Please reproduce the entries in full. Keep every character the same.

▬▬▬

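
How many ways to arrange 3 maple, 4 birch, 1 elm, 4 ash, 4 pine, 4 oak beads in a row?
20! / (3! × 4! × 1! × 4! × 4! × 4!) = 1222160940000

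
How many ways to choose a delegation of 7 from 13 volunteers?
C(13,7) = 13!/(7!×6!) = 1716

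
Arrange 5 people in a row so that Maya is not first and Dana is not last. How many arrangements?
By inclusion-exclusion: 5! - 2×(5-1)! + (5-2)! = 120 - 48 + 6 = 78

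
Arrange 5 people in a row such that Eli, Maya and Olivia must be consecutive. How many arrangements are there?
Treat the 3 as one block: (5-3+1)! × 3! = 6 × 6 = 36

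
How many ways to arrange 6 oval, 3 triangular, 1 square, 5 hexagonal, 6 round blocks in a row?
21! / (6! × 3! × 1! × 5! × 6!) = 136882025280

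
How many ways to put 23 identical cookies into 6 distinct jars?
C(23+6-1, 6-1) = C(28, 5) = 98280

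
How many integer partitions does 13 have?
Pentagonal recurrence p(n) = p(n-1) + p(n-2) - p(n-5) - p(n-7) + p(n-12) + p(n-15) - ... gives p(0..12) = 1, 1, 2, 3, 5, 7, 11, 15, 22, 30, 42, 56, 77. p(13) = p(12) + p(11) - p(8) - p(6) + p(1) = 77 + 56 - 22 - 11 + 1 = 101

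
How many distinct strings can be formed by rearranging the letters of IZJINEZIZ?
9! / (1! × 3! × 1! × 1! × 3!) = 10080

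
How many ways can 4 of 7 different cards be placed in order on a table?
P(7,4) = 7!/(7-4)! = 840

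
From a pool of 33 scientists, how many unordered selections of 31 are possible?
C(33,31) = 33!/(31!×2!) = 528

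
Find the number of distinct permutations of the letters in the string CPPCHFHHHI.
10! / (1! × 2! × 2! × 1! × 4!) = 37800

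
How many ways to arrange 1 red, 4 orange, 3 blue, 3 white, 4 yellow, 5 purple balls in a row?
20! / (1! × 4! × 3! × 3! × 4! × 5!) = 977728752000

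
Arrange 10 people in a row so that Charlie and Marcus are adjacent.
Treat as block: (10-1)! × 2! = 362880 × 2 = 725760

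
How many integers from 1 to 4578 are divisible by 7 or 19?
⌊4578/7⌋ + ⌊4578/19⌋ - ⌊4578/133⌋ = 654 + 240 - 34 = 860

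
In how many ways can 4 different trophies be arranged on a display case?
4! = 24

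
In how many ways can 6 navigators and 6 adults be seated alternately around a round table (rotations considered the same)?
Fix one of the navigators: (6-1)! ways for the remaining navigators, × 6! ways for the adults = 120 × 720 = 86400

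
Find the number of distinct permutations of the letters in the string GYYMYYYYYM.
10! / (7! × 2! × 1!) = 360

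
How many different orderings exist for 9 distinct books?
9! = 362880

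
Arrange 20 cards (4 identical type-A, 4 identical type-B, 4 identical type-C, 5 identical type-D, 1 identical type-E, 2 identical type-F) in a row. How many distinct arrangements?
20! / (4! × 4! × 4! × 5! × 1! × 2!) = 733296564000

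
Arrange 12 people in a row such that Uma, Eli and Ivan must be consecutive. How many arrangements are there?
Treat the 3 as one block: (12-3+1)! × 3! = 3628800 × 6 = 21772800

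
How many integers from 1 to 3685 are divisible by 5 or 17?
⌊3685/5⌋ + ⌊3685/17⌋ - ⌊3685/85⌋ = 737 + 216 - 43 = 910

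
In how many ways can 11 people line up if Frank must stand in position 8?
Fix one position: (11-1)! = 3628800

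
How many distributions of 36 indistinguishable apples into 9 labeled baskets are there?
C(36+9-1, 9-1) = C(44, 8) = 177232627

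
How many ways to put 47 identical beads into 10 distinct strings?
C(47+10-1, 10-1) = C(56, 9) = 7575968400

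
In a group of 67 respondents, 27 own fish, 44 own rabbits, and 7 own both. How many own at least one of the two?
|A∪B| = |A| + |B| - |A∩B| = 27 + 44 - 7 = 64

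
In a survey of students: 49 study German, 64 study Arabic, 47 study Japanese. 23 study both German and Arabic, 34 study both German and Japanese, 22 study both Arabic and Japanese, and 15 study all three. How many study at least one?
|A∪B∪C| = 49+64+47-23-34-22+15 = 96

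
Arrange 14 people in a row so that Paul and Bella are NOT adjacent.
Total - adjacent = 14! - (14-1)!×2 = 87178291200 - 12454041600 = 74724249600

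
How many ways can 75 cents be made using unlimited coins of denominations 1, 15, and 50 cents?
Coefficient of x^75 in 1/(1-x^1) · 1/(1-x^15) · 1/(1-x^50). Case on j = number of 50-cent coins (j = 0..1); remainder r = 75 - 50j is made from {1,15} in ⌊r/15⌋+1 ways. r = 75, 25 → 6 + 2 = 8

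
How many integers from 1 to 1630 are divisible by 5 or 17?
⌊1630/5⌋ + ⌊1630/17⌋ - ⌊1630/85⌋ = 326 + 95 - 19 = 402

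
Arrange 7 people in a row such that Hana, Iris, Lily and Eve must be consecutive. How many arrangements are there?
Treat the 4 as one block: (7-4+1)! × 4! = 24 × 24 = 576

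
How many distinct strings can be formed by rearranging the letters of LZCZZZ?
6! / (4! × 1! × 1!) = 30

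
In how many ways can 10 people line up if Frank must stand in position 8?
Fix one position: (10-1)! = 362880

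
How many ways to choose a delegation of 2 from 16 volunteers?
C(16,2) = 16!/(2!×14!) = 120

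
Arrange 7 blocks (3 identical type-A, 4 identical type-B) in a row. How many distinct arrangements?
7! / (3! × 4!) = 35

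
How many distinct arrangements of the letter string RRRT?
4! / (1! × 3!) = 4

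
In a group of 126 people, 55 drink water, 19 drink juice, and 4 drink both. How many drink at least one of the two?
|A∪B| = |A| + |B| - |A∩B| = 55 + 19 - 4 = 70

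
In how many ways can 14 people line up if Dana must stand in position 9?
Fix one position: (14-1)! = 6227020800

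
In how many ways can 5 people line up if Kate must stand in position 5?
Fix one position: (5-1)! = 24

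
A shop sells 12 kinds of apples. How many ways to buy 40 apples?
C(40+12-1, 12-1) = C(51, 11) = 47626016970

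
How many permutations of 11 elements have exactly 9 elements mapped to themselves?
Choose the 9 fixed points C(11,9) = 55, derange the rest: !2 = Σ_{j=0}^{2} (-1)^j·2!/j! = 2 - 2 + 1 = 1. Product = 55 × 1 = 55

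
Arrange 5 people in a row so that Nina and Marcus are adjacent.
Treat as block: (5-1)! × 2! = 24 × 2 = 48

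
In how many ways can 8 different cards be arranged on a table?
8! = 40320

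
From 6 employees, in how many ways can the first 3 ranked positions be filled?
P(6,3) = 6!/(6-3)! = 120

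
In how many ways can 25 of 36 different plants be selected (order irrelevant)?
C(36,25) = 36!/(25!×11!) = 600805296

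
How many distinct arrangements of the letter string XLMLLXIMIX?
10! / (3! × 2! × 3! × 2!) = 25200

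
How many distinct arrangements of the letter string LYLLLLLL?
8! / (7! × 1!) = 8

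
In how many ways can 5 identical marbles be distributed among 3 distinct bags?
C(5+3-1, 3-1) = C(7, 2) = 21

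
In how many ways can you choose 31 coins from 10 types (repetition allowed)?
C(31+10-1, 10-1) = C(40, 9) = 273438880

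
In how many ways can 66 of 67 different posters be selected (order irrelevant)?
C(67,66) = 67!/(66!×1!) = 67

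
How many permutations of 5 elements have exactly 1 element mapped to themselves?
Choose the 1 fixed point C(5,1) = 5, derange the rest: !4 = Σ_{j=0}^{4} (-1)^j·4!/j! = 24 - 24 + 12 - 4 + 1 = 9. Product = 5 × 9 = 45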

▬▬▬

## [OUTPUT OF THE EXERCISE]
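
How many ways to arrange 3 maple, 4 birch, 1 elm, 4 ash, 4 pine, 4 oak beads in a row?
20! / (3! × 4! × 1! × 4! × 4! × 4!) = 1222160940000

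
How many ways to choose a delegation of 7 from 13 volunteers?
C(13,7) = 13!/(7!×6!) = 1716

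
Arrange 5 people in a row so that Maya is not first and Dana is not last. How many arrangements?
By inclusion-exclusion: 5! - 2×(5-1)! + (5-2)! = 120 - 48 + 6 = 78

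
Arrange 5 people in a row such that Eli, Maya and Olivia must be consecutive. How many arrangements are there?
Treat the 3 as one block: (5-3+1)! × 3! = 6 × 6 = 36

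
How many ways to arrange 6 oval, 3 triangular, 1 square, 5 hexagonal, 6 round blocks in a row?
21! / (6! × 3! × 1! × 5! × 6!) = 136882025280

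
How many ways to put 23 identical cookies into 6 distinct jars?
C(23+6-1, 6-1) = C(28, 5) = 98280

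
How many integer partitions does 13 have?
Pentagonal recurrence p(n) = p(n-1) + p(n-2) - p(n-5) - p(n-7) + p(n-12) + p(n-15) - ... gives p(0..12) = 1, 1, 2, 3, 5, 7, 11, 15, 22, 30, 42, 56, 77. p(13) = p(12) + p(11) - p(8) - p(6) + p(1) = 77 + 56 - 22 - 11 + 1 = 101

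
How many distinct strings can be formed by rearranging the letters of IZJINEZIZ?
9! / (1! × 3! × 1! × 1! × 3!) = 10080

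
How many ways can 4 of 7 different cards be placed in order on a table?
P(7,4) = 7!/(7-4)! = 840

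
From a pool of 33 scientists, how many unordered selections of 31 are possible?
C(33,31) = 33!/(31!×2!) = 528

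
Find the number of distinct permutations of the letters in the string CPPCHFHHHI.
10! / (1! × 2! × 2! × 1! × 4!) = 37800

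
How many ways to arrange 1 red, 4 orange, 3 blue, 3 white, 4 yellow, 5 purple balls in a row?
20! / (1! × 4! × 3! × 3! × 4! × 5!) = 977728752000

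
Arrange 10 people in a row so that Charlie and Marcus are adjacent.
Treat as block: (10-1)! × 2! = 362880 × 2 = 725760

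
How many integers from 1 to 4578 are divisible by 7 or 19?
⌊4578/7⌋ + ⌊4578/19⌋ - ⌊4578/133⌋ = 654 + 240 - 34 = 860

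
In how many ways can 4 different trophies be arranged on a display case?
4! = 24

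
In how many ways can 6 navigators and 6 adults be seated alternately around a round table (rotations considered the same)?
Fix one of the navigators: (6-1)! ways for the remaining navigators, × 6! ways for the adults = 120 × 720 = 86400

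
Find the number of distinct permutations of the letters in the string GYYMYYYYYM.
10! / (7! × 2! × 1!) = 360

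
How many different orderings exist for 9 distinct books?
9! = 362880

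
Arrange 20 cards (4 identical type-A, 4 identical type-B, 4 identical type-C, 5 identical type-D, 1 identical type-E, 2 identical type-F) in a row. How many distinct arrangements?
20! / (4! × 4! × 4! × 5! × 1! × 2!) = 733296564000

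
Arrange 12 people in a row such that Uma, Eli and Ivan must be consecutive. How many arrangements are there?
Treat the 3 as one block: (12-3+1)! × 3! = 3628800 × 6 = 21772800

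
How many integers from 1 to 3685 are divisible by 5 or 17?
⌊3685/5⌋ + ⌊3685/17⌋ - ⌊3685/85⌋ = 737 + 216 - 43 = 910

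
In how many ways can 11 people line up if Frank must stand in position 8?
Fix one position: (11-1)! = 3628800

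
How many distributions of 36 indistinguishable apples into 9 labeled baskets are there?
C(36+9-1, 9-1) = C(44, 8) = 177232627

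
How many ways to put 47 identical beads into 10 distinct strings?
C(47+10-1, 10-1) = C(56, 9) = 7575968400

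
In a group of 67 respondents, 27 own fish, 44 own rabbits, and 7 own both. How many own at least one of the two?
|A∪B| = |A| + |B| - |A∩B| = 27 + 44 - 7 = 64

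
In a survey of students: 49 study German, 64 study Arabic, 47 study Japanese. 23 study both German and Arabic, 34 study both German and Japanese, 22 study both Arabic and Japanese, and 15 study all three. How many study at least one?
|A∪B∪C| = 49+64+47-23-34-22+15 = 96

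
Arrange 14 people in a row so that Paul and Bella are NOT adjacent.
Total - adjacent = 14! - (14-1)!×2 = 87178291200 - 12454041600 = 74724249600

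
How many ways can 75 cents be made using unlimited coins of denominations 1, 15, and 50 cents?
Coefficient of x^75 in 1/(1-x^1) · 1/(1-x^15) · 1/(1-x^50). Case on j = number of 50-cent coins (j = 0..1); remainder r = 75 - 50j is made from {1,15} in ⌊r/15⌋+1 ways. r = 75, 25 → 6 + 2 = 8

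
How many integers from 1 to 1630 are divisible by 5 or 17?
⌊1630/5⌋ + ⌊1630/17⌋ - ⌊1630/85⌋ = 326 + 95 - 19 = 402

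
Arrange 7 people in a row such that Hana, Iris, Lily and Eve must be consecutive. How many arrangements are there?
Treat the 4 as one block: (7-4+1)! × 4! = 24 × 24 = 576

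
How many distinct strings can be formed by rearranging the letters of LZCZZZ?
6! / (4! × 1! × 1!) = 30

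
In how many ways can 10 people line up if Frank must stand in position 8?
Fix one position: (10-1)! = 362880

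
How many ways to choose a delegation of 2 from 16 volunteers?
C(16,2) = 16!/(2!×14!) = 120

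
Arrange 7 blocks (3 identical type-A, 4 identical type-B) in a row. How many distinct arrangements?
7! / (3! × 4!) = 35

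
How many distinct arrangements of the letter string RRRT?
4! / (1! × 3!) = 4

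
In a group of 126 people, 55 drink water, 19 drink juice, and 4 drink both. How many drink at least one of the two?
|A∪B| = |A| + |B| - |A∩B| = 55 + 19 - 4 = 70

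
In how many ways can 14 people line up if Dana must stand in position 9?
Fix one position: (14-1)! = 6227020800

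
In how many ways can 5 people line up if Kate must stand in position 5?
Fix one position: (5-1)! = 24

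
A shop sells 12 kinds of apples. How many ways to buy 40 apples?
C(40+12-1, 12-1) = C(51, 11) = 47626016970

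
How many permutations of 11 elements have exactly 9 elements mapped to themselves?
Choose the 9 fixed points C(11,9) = 55, derange the rest: !2 = Σ_{j=0}^{2} (-1)^j·2!/j! = 2 - 2 + 1 = 1. Product = 55 × 1 = 55

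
Arrange 5 people in a row so that Nina and Marcus are adjacent.
Treat as block: (5-1)! × 2! = 24 × 2 = 48

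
In how many ways can 8 different cards be arranged on a table?
8! = 40320

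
From 6 employees, in how many ways can the first 3 ranked positions be filled?
P(6,3) = 6!/(6-3)! = 120

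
In how many ways can 25 of 36 different plants be selected (order irrelevant)?
C(36,25) = 36!/(25!×11!) = 600805296

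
How many distinct arrangements of the letter string XLMLLXIMIX?
10! / (3! × 2! × 3! × 2!) = 25200

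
How many distinct arrangements of the letter string LYLLLLLL?
8! / (7! × 1!) = 8

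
In how many ways can 5 identical marbles be distributed among 3 distinct bags?
C(5+3-1, 3-1) = C(7, 2) = 21

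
In how many ways can you choose 31 coins from 10 types (repetition allowed)?
C(31+10-1, 10-1) = C(40, 9) = 273438880

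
In how many ways can 66 of 67 different posters be selected (order irrelevant)?
C(67,66) = 67!/(66!×1!) = 67

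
How many permutations of 5 elements have exactly 1 element mapped to themselves?
Choose the 1 fixed point C(5,1) = 5, derange the rest: !4 = Σ_{j=0}^{4} (-1)^j·4!/j! = 24 - 24 + 12 - 4 + 1 = 9. Product = 5 × 9 = 45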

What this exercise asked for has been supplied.